* [What you need to do]
Determine which lines of the records include the word "over", and copy them.

Data entries:
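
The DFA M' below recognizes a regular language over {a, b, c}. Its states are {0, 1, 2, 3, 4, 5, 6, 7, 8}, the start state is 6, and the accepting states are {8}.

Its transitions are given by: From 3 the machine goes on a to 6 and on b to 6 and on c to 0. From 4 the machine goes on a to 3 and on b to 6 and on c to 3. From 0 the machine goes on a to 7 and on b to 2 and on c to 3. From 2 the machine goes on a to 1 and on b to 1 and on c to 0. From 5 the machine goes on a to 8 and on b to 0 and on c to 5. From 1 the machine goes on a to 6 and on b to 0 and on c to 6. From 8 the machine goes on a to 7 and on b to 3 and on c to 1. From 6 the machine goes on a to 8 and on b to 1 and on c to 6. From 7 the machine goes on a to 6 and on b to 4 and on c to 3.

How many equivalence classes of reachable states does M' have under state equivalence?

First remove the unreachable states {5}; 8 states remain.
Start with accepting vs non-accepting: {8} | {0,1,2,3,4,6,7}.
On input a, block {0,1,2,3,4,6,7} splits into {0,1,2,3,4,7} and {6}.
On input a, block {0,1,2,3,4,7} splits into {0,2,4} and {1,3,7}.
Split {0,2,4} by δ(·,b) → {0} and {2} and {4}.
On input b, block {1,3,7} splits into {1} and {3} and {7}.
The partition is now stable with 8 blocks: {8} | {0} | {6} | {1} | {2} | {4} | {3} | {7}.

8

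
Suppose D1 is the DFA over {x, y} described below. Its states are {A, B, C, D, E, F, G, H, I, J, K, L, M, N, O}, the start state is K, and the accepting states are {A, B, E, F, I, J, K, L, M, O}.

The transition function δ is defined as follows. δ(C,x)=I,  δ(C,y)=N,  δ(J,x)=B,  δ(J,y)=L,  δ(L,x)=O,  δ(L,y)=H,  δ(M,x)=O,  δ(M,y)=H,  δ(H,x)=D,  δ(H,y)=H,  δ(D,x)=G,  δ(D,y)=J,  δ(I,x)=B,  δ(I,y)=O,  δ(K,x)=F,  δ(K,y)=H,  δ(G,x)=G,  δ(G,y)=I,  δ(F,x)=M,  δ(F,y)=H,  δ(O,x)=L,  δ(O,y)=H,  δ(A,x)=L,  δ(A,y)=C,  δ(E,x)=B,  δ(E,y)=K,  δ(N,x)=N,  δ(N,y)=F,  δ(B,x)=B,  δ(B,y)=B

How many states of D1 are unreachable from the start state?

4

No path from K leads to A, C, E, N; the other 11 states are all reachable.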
==
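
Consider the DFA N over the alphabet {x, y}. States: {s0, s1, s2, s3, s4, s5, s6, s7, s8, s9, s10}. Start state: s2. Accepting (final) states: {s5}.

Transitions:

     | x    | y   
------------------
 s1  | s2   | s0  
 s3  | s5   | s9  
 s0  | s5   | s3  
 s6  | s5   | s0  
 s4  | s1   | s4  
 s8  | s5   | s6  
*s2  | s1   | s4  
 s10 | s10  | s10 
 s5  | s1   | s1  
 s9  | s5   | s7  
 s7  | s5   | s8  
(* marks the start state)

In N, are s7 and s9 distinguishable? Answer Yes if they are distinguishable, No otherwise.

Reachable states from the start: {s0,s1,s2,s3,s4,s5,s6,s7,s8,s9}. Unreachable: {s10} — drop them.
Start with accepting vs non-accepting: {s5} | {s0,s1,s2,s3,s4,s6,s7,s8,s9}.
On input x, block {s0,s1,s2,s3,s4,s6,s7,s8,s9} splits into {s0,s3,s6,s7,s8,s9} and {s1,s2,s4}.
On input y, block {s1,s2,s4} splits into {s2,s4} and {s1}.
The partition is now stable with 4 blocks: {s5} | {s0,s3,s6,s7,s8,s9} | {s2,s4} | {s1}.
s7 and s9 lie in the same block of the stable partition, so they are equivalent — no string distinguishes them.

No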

* [The completed task]
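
The DFA M' below recognizes a regular language over {a, b, c}. Its states are {0, 1, 2, 3, 4, 5, 6, 7, 8}, the start state is 6, and the accepting states are {8}.
Suppose D1 is the DFA over {x, y} described below. Its states are {A, B, C, D, E, F, G, H, I, J, K, L, M, N, O}, the start state is K, and the accepting states are {A, B, E, F, I, J, K, L, M, O}.
Consider the DFA N over the alphabet {x, y}. States: {s0, s1, s2, s3, s4, s5, s6, s7, s8, s9, s10}. Start state: s2. Accepting (final) states: {s5}.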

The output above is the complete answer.